● Records provided
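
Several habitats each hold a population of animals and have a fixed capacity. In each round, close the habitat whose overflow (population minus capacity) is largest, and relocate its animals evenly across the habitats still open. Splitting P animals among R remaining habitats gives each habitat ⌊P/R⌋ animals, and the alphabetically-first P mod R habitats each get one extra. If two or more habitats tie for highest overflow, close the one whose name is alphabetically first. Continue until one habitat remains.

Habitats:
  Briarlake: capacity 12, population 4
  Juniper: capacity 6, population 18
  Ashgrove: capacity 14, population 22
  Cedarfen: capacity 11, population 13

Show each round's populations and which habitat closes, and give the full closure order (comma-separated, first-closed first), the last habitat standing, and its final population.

Closure order: Juniper, Ashgrove, Cedarfen
Last habitat: Briarlake with 57 animals

Round 1: Ashgrove=22 Briarlake=4 Cedarfen=13 Juniper=18 → close Juniper (overflow 12)
  18÷3 = 6 each, +1 to first 0
Round 2: Ashgrove=28 Briarlake=10 Cedarfen=19 → close Ashgrove (overflow 14)
  28÷2 = 14 each, +1 to first 0
Round 3: Briarlake=24 Cedarfen=33 → close Cedarfen (overflow 22)
  33÷1 = 33 each, +1 to first 0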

● Description of the task
From the entries, copy every line in which the word "capacity" occurs.

● Solution for this exercise
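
Several habitats each hold a population of animals and have a fixed capacity. In each round, close the habitat whose overflow (population minus capacity) is largest, and relocate its animals evenly across the habitats still open. Splitting P animals among R remaining habitats gives each habitat ⌊P/R⌋ animals, and the alphabetically-first P mod R habitats each get one extra. If two or more habitats tie for highest overflow, close the one whose name is alphabetically first. Continue until one habitat remains.
  Briarlake: capacity 12, population 4
  Juniper: capacity 6, population 18
  Ashgrove: capacity 14, population 22
  Cedarfen: capacity 11, population 13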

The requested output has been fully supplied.